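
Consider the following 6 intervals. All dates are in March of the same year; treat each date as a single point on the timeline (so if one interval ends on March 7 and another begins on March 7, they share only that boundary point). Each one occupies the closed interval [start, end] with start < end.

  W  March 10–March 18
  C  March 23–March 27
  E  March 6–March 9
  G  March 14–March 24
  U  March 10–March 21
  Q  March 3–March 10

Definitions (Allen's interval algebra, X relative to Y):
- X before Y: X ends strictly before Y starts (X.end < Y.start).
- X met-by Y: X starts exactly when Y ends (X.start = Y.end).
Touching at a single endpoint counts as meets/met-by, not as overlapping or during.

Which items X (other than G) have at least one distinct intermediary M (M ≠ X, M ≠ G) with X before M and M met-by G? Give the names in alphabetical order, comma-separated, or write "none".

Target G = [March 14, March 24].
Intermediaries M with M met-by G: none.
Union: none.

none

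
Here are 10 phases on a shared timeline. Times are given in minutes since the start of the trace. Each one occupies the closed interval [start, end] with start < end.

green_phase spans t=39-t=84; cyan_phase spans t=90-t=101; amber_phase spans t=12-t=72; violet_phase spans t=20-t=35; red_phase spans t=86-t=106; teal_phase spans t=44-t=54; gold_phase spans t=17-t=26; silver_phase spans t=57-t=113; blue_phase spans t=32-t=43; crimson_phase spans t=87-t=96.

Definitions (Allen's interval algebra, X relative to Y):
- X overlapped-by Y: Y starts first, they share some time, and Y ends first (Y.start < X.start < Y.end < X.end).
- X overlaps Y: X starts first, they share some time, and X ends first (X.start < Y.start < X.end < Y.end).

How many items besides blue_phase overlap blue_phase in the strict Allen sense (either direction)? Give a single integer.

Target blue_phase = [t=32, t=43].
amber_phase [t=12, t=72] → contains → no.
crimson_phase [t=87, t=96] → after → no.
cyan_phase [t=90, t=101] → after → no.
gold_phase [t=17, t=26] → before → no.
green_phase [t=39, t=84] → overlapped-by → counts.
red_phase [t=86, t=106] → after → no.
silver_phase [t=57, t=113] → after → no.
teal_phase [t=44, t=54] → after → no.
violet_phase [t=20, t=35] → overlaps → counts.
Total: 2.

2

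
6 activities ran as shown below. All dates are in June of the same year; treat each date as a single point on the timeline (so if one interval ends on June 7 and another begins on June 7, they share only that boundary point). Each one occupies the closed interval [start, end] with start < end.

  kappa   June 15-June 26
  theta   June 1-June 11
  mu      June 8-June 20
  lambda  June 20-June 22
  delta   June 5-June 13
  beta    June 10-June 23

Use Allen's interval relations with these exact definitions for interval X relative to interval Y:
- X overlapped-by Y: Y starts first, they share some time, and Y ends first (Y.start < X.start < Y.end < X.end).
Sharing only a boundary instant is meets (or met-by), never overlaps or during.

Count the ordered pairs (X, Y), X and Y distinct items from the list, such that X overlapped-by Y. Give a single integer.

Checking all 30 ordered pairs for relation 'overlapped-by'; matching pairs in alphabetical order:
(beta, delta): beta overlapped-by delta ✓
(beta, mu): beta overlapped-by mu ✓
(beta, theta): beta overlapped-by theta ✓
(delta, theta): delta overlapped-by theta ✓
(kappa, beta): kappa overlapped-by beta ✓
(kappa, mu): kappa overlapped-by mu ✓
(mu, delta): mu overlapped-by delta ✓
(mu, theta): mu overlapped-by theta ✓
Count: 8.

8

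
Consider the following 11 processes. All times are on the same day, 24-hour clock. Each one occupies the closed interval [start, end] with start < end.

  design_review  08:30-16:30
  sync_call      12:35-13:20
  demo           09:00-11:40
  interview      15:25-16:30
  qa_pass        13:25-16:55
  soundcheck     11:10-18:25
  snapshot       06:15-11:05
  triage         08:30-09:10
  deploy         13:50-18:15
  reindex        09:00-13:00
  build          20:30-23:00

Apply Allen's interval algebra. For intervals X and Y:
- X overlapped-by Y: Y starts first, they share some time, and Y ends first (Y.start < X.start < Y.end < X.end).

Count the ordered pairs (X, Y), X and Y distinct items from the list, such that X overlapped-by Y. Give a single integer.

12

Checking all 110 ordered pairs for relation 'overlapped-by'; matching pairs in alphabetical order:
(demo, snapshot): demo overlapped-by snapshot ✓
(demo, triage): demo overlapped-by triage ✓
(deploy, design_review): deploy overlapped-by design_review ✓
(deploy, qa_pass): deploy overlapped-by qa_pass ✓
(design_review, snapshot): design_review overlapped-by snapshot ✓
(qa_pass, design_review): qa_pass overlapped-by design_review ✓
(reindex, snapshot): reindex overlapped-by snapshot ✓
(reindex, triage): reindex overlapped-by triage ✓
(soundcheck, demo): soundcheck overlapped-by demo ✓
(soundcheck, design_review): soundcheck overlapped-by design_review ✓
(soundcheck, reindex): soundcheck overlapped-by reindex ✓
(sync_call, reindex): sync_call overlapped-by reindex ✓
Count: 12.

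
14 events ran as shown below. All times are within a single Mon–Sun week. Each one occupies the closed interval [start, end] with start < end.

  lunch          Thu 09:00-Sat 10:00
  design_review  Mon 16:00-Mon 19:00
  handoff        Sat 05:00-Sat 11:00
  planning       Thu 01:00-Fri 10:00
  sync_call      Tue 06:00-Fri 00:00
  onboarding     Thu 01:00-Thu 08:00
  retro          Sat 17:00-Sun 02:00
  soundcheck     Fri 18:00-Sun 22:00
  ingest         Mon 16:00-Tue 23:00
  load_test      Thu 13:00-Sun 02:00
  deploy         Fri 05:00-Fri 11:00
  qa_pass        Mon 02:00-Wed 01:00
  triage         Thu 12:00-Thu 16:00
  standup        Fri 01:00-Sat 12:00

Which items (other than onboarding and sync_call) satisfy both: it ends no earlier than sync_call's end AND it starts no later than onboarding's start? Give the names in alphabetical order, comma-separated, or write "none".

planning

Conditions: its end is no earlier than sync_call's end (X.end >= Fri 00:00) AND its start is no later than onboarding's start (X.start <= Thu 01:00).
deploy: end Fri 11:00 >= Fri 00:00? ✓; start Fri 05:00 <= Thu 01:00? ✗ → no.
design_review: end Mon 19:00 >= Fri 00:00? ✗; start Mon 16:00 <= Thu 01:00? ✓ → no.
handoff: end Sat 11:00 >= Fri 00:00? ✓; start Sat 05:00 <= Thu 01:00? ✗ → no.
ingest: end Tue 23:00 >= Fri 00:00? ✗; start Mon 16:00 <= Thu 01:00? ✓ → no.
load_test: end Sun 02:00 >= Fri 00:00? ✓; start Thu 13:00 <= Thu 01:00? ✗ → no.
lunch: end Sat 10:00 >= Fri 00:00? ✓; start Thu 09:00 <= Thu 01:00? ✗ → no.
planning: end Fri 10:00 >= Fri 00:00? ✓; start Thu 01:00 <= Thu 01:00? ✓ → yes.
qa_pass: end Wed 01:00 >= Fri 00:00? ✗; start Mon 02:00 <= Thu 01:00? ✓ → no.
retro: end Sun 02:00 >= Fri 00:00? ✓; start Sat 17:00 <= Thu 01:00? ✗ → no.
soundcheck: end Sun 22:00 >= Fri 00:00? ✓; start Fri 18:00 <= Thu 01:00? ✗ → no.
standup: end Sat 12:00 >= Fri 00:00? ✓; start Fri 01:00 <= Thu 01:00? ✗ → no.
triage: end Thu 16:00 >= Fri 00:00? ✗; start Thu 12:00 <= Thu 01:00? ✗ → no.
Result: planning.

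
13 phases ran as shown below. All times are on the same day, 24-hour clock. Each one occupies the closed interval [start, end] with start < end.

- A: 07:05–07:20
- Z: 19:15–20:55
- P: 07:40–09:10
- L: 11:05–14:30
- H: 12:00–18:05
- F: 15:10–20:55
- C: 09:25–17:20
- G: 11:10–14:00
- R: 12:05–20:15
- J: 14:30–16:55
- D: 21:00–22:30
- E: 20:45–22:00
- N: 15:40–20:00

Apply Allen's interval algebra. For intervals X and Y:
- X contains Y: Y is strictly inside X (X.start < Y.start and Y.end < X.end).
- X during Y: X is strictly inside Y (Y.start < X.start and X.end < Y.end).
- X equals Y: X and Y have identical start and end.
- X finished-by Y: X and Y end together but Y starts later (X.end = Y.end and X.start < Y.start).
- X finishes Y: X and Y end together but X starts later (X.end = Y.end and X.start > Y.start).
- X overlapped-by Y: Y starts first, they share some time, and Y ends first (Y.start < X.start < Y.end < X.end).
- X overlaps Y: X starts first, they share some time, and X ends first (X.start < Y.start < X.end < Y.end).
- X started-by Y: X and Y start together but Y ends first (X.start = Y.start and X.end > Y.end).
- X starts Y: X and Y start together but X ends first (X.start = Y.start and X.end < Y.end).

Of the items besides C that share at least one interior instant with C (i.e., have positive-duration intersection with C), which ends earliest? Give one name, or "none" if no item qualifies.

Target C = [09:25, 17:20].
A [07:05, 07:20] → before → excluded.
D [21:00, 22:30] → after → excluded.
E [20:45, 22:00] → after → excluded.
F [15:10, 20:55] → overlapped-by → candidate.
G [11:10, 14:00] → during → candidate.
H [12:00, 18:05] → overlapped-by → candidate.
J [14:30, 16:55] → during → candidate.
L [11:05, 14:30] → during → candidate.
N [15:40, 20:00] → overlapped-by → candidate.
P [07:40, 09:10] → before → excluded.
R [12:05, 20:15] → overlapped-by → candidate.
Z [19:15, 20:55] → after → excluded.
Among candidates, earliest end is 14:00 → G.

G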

GOAL OF THE EXERCISE: Copy word for word the stretch of entries above from the line that has "- X finishes" through the line that has "- X starts Y: X", both ends included, and nothing outside it.

REPLY:
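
- X finishes Y: X and Y end together but X starts later (X.end = Y.end and X.start > Y.start).
- X overlapped-by Y: Y starts first, they share some time, and Y ends first (Y.start < X.start < Y.end < X.end).
- X overlaps Y: X starts first, they share some time, and X ends first (X.start < Y.start < X.end < Y.end).
- X started-by Y: X and Y start together but Y ends first (X.start = Y.start and X.end > Y.end).
- X starts Y: X and Y start together but X ends first (X.start = Y.start and X.end < Y.end).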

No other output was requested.